===== AVAILABLE DATA

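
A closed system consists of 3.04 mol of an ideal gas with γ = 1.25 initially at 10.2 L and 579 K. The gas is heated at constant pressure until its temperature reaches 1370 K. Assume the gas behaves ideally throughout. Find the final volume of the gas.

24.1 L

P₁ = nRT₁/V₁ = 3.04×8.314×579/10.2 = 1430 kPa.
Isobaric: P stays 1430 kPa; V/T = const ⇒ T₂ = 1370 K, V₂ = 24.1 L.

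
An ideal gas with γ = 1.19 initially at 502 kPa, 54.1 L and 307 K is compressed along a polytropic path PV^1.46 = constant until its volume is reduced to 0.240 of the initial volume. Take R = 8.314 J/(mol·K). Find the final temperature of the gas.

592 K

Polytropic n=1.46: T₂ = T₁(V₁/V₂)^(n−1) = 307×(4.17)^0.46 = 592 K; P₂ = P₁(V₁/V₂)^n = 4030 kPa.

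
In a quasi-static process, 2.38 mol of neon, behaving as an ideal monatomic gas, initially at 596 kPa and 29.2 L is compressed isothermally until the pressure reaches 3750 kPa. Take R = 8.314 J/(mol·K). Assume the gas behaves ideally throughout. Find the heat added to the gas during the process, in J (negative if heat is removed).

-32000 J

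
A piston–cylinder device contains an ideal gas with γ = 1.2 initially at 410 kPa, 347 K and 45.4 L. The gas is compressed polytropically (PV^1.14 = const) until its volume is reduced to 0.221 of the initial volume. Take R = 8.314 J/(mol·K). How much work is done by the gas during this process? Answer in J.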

==========
===== AVAILABLE DATA

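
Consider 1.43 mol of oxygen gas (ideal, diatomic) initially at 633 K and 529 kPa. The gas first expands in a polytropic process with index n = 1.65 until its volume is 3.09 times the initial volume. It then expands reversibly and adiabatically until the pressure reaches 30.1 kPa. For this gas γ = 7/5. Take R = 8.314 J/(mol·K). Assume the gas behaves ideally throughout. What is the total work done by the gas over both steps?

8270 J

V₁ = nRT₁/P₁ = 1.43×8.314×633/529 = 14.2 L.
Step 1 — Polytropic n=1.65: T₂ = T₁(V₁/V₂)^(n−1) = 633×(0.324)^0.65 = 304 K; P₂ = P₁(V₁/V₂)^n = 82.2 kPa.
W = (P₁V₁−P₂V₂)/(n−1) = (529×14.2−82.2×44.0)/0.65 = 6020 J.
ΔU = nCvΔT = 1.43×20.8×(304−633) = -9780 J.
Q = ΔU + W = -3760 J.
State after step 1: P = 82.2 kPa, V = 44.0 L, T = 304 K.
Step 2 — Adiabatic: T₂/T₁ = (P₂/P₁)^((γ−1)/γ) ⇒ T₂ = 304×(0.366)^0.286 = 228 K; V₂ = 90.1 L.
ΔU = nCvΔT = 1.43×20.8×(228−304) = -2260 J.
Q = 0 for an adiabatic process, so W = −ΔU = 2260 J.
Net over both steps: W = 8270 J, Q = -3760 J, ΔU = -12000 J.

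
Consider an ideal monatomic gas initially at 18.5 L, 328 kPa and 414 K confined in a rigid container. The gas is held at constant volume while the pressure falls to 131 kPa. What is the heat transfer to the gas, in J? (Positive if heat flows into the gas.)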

==========
===== AVAILABLE DATA

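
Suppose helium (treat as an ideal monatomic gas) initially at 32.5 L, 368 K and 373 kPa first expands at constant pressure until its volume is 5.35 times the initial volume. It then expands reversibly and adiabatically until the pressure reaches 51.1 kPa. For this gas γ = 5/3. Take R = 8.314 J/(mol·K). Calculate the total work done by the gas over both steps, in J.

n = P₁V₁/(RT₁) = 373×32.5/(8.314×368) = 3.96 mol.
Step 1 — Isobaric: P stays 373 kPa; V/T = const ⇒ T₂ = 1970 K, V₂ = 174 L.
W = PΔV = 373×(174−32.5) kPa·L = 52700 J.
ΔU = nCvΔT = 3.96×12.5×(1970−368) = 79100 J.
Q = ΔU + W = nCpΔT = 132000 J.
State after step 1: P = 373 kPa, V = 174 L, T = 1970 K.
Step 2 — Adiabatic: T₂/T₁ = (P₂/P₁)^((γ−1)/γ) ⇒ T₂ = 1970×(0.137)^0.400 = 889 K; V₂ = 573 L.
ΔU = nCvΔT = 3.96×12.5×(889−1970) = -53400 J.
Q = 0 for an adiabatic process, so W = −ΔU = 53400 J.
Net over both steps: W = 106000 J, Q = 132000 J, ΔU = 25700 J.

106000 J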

==========

• _TASK TO COMPLETE_:
Looking at the records above, return exactly the lines from the line with "An ideal gas with γ = 1.19" to the line with "A piston–cylinder device", both ends included.

• _ANSWER AREA_:
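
An ideal gas with γ = 1.19 initially at 502 kPa, 54.1 L and 307 K is compressed along a polytropic path PV^1.46 = constant until its volume is reduced to 0.240 of the initial volume. Take R = 8.314 J/(mol·K). Find the final temperature of the gas.

592 K

Polytropic n=1.46: T₂ = T₁(V₁/V₂)^(n−1) = 307×(4.17)^0.46 = 592 K; P₂ = P₁(V₁/V₂)^n = 4030 kPa.

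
In a quasi-static process, 2.38 mol of neon, behaving as an ideal monatomic gas, initially at 596 kPa and 29.2 L is compressed isothermally until the pressure reaches 3750 kPa. Take R = 8.314 J/(mol·K). Assume the gas behaves ideally throughout. Find the heat added to the gas during the process, in J (negative if heat is removed).

-32000 J

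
A piston–cylinder device contains an ideal gas with γ = 1.2 initially at 410 kPa, 347 K and 45.4 L. The gas is compressed polytropically (PV^1.14 = const) until its volume is reduced to 0.221 of the initial volume. Take R = 8.314 J/(mol·K). How much work is done by the gas during this process? Answer in J.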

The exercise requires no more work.